#### ACTIVITY:
Copy each line of the records that contains the word "Answer".
==*==
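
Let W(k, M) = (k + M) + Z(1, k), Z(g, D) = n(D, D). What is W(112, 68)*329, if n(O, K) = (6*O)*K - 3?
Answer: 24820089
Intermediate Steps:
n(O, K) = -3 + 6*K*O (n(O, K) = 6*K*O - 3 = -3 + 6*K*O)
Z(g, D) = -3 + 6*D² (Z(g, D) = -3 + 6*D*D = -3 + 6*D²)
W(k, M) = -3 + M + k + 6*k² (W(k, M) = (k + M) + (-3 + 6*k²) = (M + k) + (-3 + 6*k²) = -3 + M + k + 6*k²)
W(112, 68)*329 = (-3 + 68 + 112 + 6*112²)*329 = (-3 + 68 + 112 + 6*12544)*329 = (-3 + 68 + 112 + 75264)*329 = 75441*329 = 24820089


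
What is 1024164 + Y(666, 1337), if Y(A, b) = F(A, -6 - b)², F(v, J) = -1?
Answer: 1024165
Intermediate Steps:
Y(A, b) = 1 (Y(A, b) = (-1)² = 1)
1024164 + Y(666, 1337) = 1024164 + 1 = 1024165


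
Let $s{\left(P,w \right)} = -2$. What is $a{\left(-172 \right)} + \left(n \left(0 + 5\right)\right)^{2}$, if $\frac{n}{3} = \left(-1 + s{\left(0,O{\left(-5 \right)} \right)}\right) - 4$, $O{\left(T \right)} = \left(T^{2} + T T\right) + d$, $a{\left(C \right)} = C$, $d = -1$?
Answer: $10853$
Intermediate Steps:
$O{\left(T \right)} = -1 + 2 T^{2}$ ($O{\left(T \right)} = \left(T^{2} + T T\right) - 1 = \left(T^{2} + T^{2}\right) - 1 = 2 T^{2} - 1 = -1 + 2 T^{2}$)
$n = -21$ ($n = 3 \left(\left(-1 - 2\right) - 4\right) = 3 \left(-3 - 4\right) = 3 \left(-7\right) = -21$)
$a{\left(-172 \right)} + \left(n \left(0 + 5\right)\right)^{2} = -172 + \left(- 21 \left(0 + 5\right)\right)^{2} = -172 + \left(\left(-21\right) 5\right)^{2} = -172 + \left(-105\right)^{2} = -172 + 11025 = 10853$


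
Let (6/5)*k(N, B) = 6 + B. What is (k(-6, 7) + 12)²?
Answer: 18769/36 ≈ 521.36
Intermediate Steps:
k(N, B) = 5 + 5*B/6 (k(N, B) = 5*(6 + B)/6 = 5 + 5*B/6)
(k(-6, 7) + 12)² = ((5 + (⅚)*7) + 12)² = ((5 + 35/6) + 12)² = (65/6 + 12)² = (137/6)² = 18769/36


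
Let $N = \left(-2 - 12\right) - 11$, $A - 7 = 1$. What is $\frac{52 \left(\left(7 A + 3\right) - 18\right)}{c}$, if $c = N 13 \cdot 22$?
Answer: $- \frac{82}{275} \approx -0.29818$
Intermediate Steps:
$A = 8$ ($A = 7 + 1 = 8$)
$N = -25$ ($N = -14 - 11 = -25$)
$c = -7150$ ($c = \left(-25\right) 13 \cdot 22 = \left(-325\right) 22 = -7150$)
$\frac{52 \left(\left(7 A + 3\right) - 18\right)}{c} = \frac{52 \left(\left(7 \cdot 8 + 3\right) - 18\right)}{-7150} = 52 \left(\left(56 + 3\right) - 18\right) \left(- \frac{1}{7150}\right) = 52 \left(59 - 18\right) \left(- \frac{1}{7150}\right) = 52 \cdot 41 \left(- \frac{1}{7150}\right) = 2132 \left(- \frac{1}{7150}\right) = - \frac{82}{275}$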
==*==
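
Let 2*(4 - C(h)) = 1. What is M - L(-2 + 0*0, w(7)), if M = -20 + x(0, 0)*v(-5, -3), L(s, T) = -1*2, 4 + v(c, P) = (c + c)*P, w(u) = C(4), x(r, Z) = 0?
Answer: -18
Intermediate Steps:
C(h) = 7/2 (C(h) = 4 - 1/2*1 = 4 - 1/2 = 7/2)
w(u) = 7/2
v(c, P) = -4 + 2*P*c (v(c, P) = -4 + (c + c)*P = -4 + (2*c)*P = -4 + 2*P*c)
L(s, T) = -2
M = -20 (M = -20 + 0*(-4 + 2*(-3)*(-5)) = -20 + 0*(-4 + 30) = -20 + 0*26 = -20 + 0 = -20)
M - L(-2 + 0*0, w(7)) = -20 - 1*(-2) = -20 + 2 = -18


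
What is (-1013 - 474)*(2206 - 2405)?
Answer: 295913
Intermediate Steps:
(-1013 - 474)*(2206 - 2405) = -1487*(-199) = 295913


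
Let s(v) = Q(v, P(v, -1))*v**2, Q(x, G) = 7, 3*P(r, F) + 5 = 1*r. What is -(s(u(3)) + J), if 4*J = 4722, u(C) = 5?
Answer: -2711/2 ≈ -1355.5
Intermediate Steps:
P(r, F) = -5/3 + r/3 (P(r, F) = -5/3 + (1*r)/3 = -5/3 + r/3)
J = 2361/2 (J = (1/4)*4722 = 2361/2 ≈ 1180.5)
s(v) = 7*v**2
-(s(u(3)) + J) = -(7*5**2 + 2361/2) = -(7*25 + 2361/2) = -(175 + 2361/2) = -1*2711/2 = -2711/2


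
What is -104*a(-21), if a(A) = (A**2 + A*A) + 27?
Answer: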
==*==
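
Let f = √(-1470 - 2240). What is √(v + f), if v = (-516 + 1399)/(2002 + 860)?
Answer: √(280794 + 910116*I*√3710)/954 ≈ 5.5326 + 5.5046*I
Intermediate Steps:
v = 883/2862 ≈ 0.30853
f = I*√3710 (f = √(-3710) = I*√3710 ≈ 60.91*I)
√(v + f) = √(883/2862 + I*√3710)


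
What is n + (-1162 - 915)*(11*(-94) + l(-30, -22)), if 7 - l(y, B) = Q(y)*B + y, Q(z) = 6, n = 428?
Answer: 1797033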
==*==
#### SOLUTION FOR THIS EXERCISE:
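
Answer: 24820089
Answer: 1024165
Answer: $10853$
Answer: 18769/36 ≈ 521.36
Answer: $- \frac{82}{275} \approx -0.29818$
Answer: -18
Answer: 295913
Answer: -2711/2 ≈ -1355.5
Answer:
Answer: √(280794 + 910116*I*√3710)/954 ≈ 5.5326 + 5.5046*I
Answer: 1797033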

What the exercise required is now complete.